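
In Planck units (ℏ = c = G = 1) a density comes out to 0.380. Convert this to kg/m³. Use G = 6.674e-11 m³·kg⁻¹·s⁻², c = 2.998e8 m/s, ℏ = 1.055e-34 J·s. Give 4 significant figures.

1.958e96 kg/m³

One Planck density: ρ_P = c⁵/(ℏG²) = 5.154e96 kg/m³.
0.380 × 5.154e96 kg/m³ = 1.958e96 kg/m³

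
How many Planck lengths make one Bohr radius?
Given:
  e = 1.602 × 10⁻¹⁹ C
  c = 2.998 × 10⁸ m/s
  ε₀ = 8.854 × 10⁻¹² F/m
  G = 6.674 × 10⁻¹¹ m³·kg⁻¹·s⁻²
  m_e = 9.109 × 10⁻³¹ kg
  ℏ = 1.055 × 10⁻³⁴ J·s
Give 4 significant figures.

3.277 × 10²⁴

Bohr radius: a₀ = 4πε₀ℏ²/(m_e e²) = 5.297 × 10⁻¹¹ m
Planck length: ℓ_P = √(ℏG/c³) = 1.616 × 10⁻³⁵ m
ratio = 5.297 × 10⁻¹¹ / 1.616 × 10⁻³⁵ = 3.277 × 10²⁴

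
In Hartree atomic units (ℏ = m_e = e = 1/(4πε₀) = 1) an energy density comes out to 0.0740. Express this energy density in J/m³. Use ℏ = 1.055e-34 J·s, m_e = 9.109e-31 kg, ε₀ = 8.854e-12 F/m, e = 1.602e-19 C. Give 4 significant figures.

2.168e12 J/m³

One atomic unit of energy density: u_au = E_h/a₀³ = m_e⁴e¹⁰/((4πε₀)⁵ℏ⁸) = 2.929e13 J/m³.
0.0740 × 2.929e13 J/m³ = 2.168e12 J/m³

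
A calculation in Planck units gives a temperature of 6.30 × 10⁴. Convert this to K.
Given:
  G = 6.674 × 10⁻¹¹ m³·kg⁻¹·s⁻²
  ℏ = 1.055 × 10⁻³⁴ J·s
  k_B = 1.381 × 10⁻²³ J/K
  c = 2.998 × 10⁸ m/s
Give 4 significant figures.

8.926 × 10³⁶ K

One Planck temperature: T_P = √(ℏc⁵/G) / k_B = 1.417 × 10³² K.
6.30 × 10⁴ × 1.417 × 10³² K = 8.926 × 10³⁶ K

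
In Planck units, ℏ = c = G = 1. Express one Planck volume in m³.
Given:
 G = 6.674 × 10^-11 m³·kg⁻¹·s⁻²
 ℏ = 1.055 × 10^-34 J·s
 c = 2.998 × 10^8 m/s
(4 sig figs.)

4.224 × 10^-105 m³

The unique combination of the constants set to 1 with dimensions of volume is V_P = (ℏG/c³)^(3/2).
  = √(1.784 × 10^-209)
  = 4.224 × 10^-105 m³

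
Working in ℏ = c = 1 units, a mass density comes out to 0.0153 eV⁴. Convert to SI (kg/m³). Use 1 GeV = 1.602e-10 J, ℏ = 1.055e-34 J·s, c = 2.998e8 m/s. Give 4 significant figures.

Mass density is [E]/(c²[L]³) = [E]⁴/(ℏ³c⁵).
1 GeV⁴ → 1/(ℏ³c⁵) × (1 GeV in J)⁴ = 2.316e20 kg/m³.
Convert the energy scale: 0.0153 eV⁴ = 1.53e-38 GeV⁴.
Result: 1.53e-38 × 2.316e20 = 3.543e-18 kg/m³.

3.543e-18 kg/m³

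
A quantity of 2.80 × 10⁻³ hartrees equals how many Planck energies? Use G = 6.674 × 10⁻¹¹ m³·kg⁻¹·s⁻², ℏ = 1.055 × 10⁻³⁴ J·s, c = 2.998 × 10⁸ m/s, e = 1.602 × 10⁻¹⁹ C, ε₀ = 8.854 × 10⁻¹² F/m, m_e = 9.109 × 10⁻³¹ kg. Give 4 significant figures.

6.231 × 10⁻³⁰

hartree: E_h = m_e e⁴/(4πε₀ℏ)² = 4.354 × 10⁻¹⁸ J
Planck energy: E_P = √(ℏc⁵/G) = 1.957 × 10⁹ J
2.80 × 10⁻³ × 4.354 × 10⁻¹⁸ / 1.957 × 10⁹ = 6.231 × 10⁻³⁰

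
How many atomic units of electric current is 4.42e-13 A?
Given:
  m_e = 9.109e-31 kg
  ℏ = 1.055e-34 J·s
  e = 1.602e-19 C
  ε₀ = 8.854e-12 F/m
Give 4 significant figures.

atomic unit of electric current: I_au = e E_h/ℏ = m_e e⁵/((4πε₀)²ℏ³) = 6.612e-3 A.
4.42e-13 / 6.612e-3 = 6.685e-11

6.685e-11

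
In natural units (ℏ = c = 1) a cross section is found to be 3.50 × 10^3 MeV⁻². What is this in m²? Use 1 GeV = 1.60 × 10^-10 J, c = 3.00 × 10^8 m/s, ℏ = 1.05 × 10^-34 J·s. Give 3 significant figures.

1.36 × 10^-22 m²

Area is [L]² = [E]⁻²·(ℏc)²; restore (ℏc)².
1 GeV⁻² → (ℏc)² × (1 GeV in J)⁻² = 3.88 × 10^-32 m².
Convert the energy scale: 3.50 × 10^3 MeV⁻² = 3.50 × 10^9 GeV⁻².
Result: 3.50 × 10^9 × 3.88 × 10^-32 = 1.36 × 10^-22 m².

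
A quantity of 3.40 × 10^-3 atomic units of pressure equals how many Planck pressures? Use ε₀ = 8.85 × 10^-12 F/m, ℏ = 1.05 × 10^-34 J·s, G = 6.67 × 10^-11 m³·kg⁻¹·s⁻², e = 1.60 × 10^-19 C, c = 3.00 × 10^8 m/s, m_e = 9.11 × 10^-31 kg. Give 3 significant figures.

2.19 × 10^-103

atomic unit of pressure: P_au = E_h/a₀³ = m_e⁴e¹⁰/((4πε₀)⁵ℏ⁸) = 3.01 × 10^13 Pa
Planck pressure: p_P = c⁷/(ℏG²) = 4.68 × 10^113 Pa
3.40 × 10^-3 × 3.01 × 10^13 / 4.68 × 10^113 = 2.19 × 10^-103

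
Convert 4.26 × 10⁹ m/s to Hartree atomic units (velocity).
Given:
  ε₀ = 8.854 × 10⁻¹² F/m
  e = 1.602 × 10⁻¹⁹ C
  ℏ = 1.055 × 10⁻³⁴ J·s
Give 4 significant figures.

1.948 × 10³

atomic unit of velocity: v_au = e²/(4πε₀ℏ) = 2.186 × 10⁶ m/s.
4.26 × 10⁹ / 2.186 × 10⁶ = 1.948 × 10³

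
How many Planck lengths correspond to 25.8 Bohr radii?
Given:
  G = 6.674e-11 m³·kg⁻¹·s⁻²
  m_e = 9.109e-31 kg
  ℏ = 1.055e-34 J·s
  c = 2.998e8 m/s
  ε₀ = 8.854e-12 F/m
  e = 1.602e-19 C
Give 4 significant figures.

8.455e25

Bohr radius: a₀ = 4πε₀ℏ²/(m_e e²) = 5.297e-11 m
Planck length: ℓ_P = √(ℏG/c³) = 1.616e-35 m
25.8 × 5.297e-11 / 1.616e-35 = 8.455e25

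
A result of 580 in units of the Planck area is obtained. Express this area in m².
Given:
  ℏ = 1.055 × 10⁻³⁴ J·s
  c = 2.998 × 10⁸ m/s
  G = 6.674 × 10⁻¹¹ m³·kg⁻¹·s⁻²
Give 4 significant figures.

One Planck area: A_P = ℏG/c³ = 2.613 × 10⁻⁷⁰ m².
580 × 2.613 × 10⁻⁷⁰ m² = 1.516 × 10⁻⁶⁷ m²

1.516 × 10⁻⁶⁷ m²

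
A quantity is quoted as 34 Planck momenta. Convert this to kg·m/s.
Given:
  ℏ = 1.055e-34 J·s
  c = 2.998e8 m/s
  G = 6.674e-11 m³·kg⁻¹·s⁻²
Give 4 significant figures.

One Planck momentum: p_P = √(ℏc³/G) = 6.527 kg·m/s.
34 × 6.527 kg·m/s = 221.9 kg·m/s

221.9 kg·m/s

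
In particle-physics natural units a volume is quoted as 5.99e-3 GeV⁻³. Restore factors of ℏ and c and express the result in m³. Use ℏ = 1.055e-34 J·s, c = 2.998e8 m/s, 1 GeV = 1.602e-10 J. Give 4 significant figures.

4.610e-50 m³

Volume is [L]³ = [E]⁻³·(ℏc)³.
1 GeV⁻³ → (ℏc)³ × (1 GeV in J)⁻³ = 7.696e-48 m³.
Result: 5.99e-3 × 7.696e-48 = 4.610e-50 m³.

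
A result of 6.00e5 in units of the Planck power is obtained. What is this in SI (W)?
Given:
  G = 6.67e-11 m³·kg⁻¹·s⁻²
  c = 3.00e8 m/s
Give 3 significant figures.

One Planck power: P_P = c⁵/G = 3.64e52 W.
6.00e5 × 3.64e52 W = 2.19e58 W

2.19e58 W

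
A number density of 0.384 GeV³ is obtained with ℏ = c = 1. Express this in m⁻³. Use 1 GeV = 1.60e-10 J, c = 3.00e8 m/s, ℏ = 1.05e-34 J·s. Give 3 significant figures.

5.03e46 m⁻³

Number density is [L]⁻³ = [E]³/(ℏc)³.
1 GeV³ → 1/(ℏc)³ × (1 GeV in J)³ = 1.31e47 m⁻³.
Result: 0.384 × 1.31e47 = 5.03e46 m⁻³.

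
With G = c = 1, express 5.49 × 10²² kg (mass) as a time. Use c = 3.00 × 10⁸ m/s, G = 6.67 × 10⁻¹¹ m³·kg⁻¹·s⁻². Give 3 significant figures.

1.36 × 10⁻¹³ s

Mass → time via G/c³.
5.49 × 10²² kg × (G/c³) = 1.36 × 10⁻¹³ s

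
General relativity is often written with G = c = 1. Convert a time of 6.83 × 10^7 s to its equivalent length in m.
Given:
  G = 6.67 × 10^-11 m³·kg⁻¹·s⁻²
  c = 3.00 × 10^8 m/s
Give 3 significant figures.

2.05 × 10^16 m

Time → length via c.
6.83 × 10^7 s × (c) = 2.05 × 10^16 m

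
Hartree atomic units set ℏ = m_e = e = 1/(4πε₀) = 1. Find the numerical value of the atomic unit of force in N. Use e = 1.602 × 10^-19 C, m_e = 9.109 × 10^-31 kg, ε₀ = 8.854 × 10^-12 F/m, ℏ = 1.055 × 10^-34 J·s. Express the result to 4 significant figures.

8.220 × 10^-8 N

The unique combination of the constants set to 1 with dimensions of force is F_au = E_h/a₀ = m_e²e⁶/((4πε₀)³ℏ⁴).
E_h = 4.354 × 10^-18 J
a₀ = 5.297 × 10^-11 m
E_h/a₀ = 8.220 × 10^-8 N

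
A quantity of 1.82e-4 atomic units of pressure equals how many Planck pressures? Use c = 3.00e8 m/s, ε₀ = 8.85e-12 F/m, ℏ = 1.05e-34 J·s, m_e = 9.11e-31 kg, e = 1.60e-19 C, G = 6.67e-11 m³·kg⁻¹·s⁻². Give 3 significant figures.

1.17e-104

atomic unit of pressure: P_au = E_h/a₀³ = m_e⁴e¹⁰/((4πε₀)⁵ℏ⁸) = 3.01e13 Pa
Planck pressure: p_P = c⁷/(ℏG²) = 4.68e113 Pa
1.82e-4 × 3.01e13 / 4.68e113 = 1.17e-104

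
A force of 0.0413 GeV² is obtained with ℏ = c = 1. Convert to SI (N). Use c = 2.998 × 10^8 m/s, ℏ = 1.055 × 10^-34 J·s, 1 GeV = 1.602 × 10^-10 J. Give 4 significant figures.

3.351 × 10^4 N

Force is [E]/[L] = [E]²/(ℏc); restore (ℏc)⁻¹.
1 GeV² → 1/(ℏc) × (1 GeV in J)² = 8.114 × 10^5 N.
Result: 0.0413 × 8.114 × 10^5 = 3.351 × 10^4 N.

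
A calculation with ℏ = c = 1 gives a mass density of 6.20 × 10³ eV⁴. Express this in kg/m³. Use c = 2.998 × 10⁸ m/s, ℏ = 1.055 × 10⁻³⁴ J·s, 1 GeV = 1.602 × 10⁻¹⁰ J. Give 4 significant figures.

Mass density is [E]/(c²[L]³) = [E]⁴/(ℏ³c⁵).
1 GeV⁴ → 1/(ℏ³c⁵) × (1 GeV in J)⁴ = 2.316 × 10²⁰ kg/m³.
Convert the energy scale: 6.20 × 10³ eV⁴ = 6.20 × 10⁻³³ GeV⁴.
Result: 6.20 × 10⁻³³ × 2.316 × 10²⁰ = 1.436 × 10⁻¹² kg/m³.

1.436 × 10⁻¹² kg/m³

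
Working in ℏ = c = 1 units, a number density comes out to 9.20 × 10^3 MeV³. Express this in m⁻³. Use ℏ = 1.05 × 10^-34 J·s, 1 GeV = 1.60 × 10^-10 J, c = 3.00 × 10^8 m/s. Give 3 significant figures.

Number density is [L]⁻³ = [E]³/(ℏc)³.
1 GeV³ → 1/(ℏc)³ × (1 GeV in J)³ = 1.31 × 10^47 m⁻³.
Convert the energy scale: 9.20 × 10^3 MeV³ = 9.20 × 10^-6 GeV³.
Result: 9.20 × 10^-6 × 1.31 × 10^47 = 1.21 × 10^42 m⁻³.

1.21 × 10^42 m⁻³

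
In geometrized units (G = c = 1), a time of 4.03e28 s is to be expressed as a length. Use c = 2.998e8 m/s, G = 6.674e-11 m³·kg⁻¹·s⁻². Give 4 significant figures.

1.208e37 m

Time → length via c.
4.03e28 s × (c) = 1.208e37 m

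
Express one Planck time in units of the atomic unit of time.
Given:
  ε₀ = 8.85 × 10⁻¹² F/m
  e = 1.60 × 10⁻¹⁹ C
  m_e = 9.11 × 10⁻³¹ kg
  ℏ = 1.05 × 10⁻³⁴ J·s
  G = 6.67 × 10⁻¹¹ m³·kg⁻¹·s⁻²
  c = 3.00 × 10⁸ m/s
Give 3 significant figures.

Planck time: t_P = √(ℏG/c⁵) = 5.37 × 10⁻⁴⁴ s
atomic unit of time: τ_au = (4πε₀)²ℏ³/(m_e e⁴) = 2.40 × 10⁻¹⁷ s
ratio = 5.37 × 10⁻⁴⁴ / 2.40 × 10⁻¹⁷ = 2.24 × 10⁻²⁷

2.24 × 10⁻²⁷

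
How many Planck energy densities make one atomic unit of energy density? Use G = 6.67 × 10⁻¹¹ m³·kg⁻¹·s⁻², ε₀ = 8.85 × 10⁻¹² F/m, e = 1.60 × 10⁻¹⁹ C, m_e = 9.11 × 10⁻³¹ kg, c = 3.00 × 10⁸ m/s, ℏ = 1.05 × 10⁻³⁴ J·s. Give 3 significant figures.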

------------------------

Exercise →
Copy each line of the listing that holds the word "make".

Task result →
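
How many Planck lengths make one Bohr radius?
How many Planck energy densities make one atomic unit of energy density? Use G = 6.67 × 10⁻¹¹ m³·kg⁻¹·s⁻², ε₀ = 8.85 × 10⁻¹² F/m, e = 1.60 × 10⁻¹⁹ C, m_e = 9.11 × 10⁻³¹ kg, c = 3.00 × 10⁸ m/s, ℏ = 1.05 × 10⁻³⁴ J·s. Give 3 significant figures.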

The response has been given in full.